**WORK INSTRUCTIONS**: From the line containing "Determine the doxorubicin" through the last line of the entries, set down every line exactly and add nothing.

Stored data entries:
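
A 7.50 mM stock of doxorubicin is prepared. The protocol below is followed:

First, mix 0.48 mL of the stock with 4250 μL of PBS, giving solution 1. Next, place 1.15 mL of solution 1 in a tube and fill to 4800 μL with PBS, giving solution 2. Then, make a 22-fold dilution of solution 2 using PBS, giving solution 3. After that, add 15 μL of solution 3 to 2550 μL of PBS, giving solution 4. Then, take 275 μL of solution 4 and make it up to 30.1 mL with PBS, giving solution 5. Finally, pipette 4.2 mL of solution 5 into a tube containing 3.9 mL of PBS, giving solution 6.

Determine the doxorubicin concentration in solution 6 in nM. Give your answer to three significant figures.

Step 1: 0.48 mL + 4250 μL = 4.73 mL total → factor 4.73/0.48 = 9.8542
Step 2: 1.15 mL brought to 4800 μL → factor 4.8/1.15 = 4.1739
Step 3: 22-fold → factor 22
Step 4: 15 μL + 2550 μL = 2565 μL total → factor 2565/15 = 171
Step 5: 275 μL brought to 30.1 mL → factor 30100/275 = 109.45
Step 6: 4.2 mL + 3.9 mL = 8.1 mL total → factor 8.1/4.2 = 1.9286
Overall dilution factor = 9.8542 × 4.1739 × 22 × 171 × 109.45 × 1.9286 = 3.2663 × 10^7
Final = 7.50 mM / 3.2663 × 10^7 = 2.296 × 10^-7 mM = 0.230 nM

0.230 nM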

**TASK OUTPUT**:
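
Determine the doxorubicin concentration in solution 6 in nM. Give your answer to three significant figures.

Step 1: 0.48 mL + 4250 μL = 4.73 mL total → factor 4.73/0.48 = 9.8542
Step 2: 1.15 mL brought to 4800 μL → factor 4.8/1.15 = 4.1739
Step 3: 22-fold → factor 22
Step 4: 15 μL + 2550 μL = 2565 μL total → factor 2565/15 = 171
Step 5: 275 μL brought to 30.1 mL → factor 30100/275 = 109.45
Step 6: 4.2 mL + 3.9 mL = 8.1 mL total → factor 8.1/4.2 = 1.9286
Overall dilution factor = 9.8542 × 4.1739 × 22 × 171 × 109.45 × 1.9286 = 3.2663 × 10^7
Final = 7.50 mM / 3.2663 × 10^7 = 2.296 × 10^-7 mM = 0.230 nM

0.230 nM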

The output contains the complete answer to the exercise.